Give again every line from the one with "a15 at (2,3) state=0" through the last line of the data, exactly, and leave out the lines before it.
Segment Open
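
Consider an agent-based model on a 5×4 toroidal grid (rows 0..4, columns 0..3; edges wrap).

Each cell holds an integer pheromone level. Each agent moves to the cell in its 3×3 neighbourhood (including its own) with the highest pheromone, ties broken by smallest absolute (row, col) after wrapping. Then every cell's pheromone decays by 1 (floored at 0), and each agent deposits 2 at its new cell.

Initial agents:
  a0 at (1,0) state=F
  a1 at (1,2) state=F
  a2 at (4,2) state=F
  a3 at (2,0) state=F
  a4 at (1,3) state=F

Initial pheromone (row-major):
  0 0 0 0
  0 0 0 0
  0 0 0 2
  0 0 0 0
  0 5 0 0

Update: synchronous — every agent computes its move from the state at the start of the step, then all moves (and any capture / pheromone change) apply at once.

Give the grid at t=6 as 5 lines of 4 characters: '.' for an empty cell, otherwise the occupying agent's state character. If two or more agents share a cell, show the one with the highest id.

t=1: a0@(2,3) a1@(2,3) a2@(4,1) a3@(2,3) a4@(2,3) | pheromone: 0 0 0 0 / 0 0 0 0 / 0 0 0 9 / 0 0 0 0 / 0 6 0 0
t=2: a0@(2,3) a1@(2,3) a2@(4,1) a3@(2,3) a4@(2,3) | pheromone: 0 0 0 0 / 0 0 0 0 / 0 0 0 16 / 0 0 0 0 / 0 7 0 0
t=3: a0@(2,3) a1@(2,3) a2@(4,1) a3@(2,3) a4@(2,3) | pheromone: 0 0 0 0 / 0 0 0 0 / 0 0 0 23 / 0 0 0 0 / 0 8 0 0
t=4: a0@(2,3) a1@(2,3) a2@(4,1) a3@(2,3) a4@(2,3) | pheromone: 0 0 0 0 / 0 0 0 0 / 0 0 0 30 / 0 0 0 0 / 0 9 0 0
t=5: a0@(2,3) a1@(2,3) a2@(4,1) a3@(2,3) a4@(2,3) | pheromone: 0 0 0 0 / 0 0 0 0 / 0 0 0 37 / 0 0 0 0 / 0 10 0 0
t=6: a0@(2,3) a1@(2,3) a2@(4,1) a3@(2,3) a4@(2,3) | pheromone: 0 0 0 0 / 0 0 0 0 / 0 0 0 44 / 0 0 0 0 / 0 11 0 0

....
....
...F
....
.F..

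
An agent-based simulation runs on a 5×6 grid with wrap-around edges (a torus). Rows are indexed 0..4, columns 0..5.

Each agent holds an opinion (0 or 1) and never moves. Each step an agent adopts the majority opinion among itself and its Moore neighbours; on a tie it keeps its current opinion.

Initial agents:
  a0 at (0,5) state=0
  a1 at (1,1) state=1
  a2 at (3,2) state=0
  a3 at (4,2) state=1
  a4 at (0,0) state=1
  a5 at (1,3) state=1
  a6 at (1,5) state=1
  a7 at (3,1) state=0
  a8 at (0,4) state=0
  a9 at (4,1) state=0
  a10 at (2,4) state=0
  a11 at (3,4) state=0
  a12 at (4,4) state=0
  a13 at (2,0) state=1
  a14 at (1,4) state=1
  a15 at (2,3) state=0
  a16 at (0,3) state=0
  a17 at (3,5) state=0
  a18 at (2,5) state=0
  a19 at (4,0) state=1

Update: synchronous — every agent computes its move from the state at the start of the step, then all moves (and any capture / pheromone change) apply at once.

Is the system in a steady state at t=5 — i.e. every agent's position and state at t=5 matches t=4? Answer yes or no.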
Segment Closed
• **Result below**:
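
  a15 at (2,3) state=0
  a16 at (0,3) state=0
  a17 at (3,5) state=0
  a18 at (2,5) state=0
  a19 at (4,0) state=1

Update: synchronous — every agent computes its move from the state at the start of the step, then all moves (and any capture / pheromone change) apply at once.

Is the system in a steady state at t=5 — i.e. every agent's position and state at t=5 matches t=4? Answer yes or no.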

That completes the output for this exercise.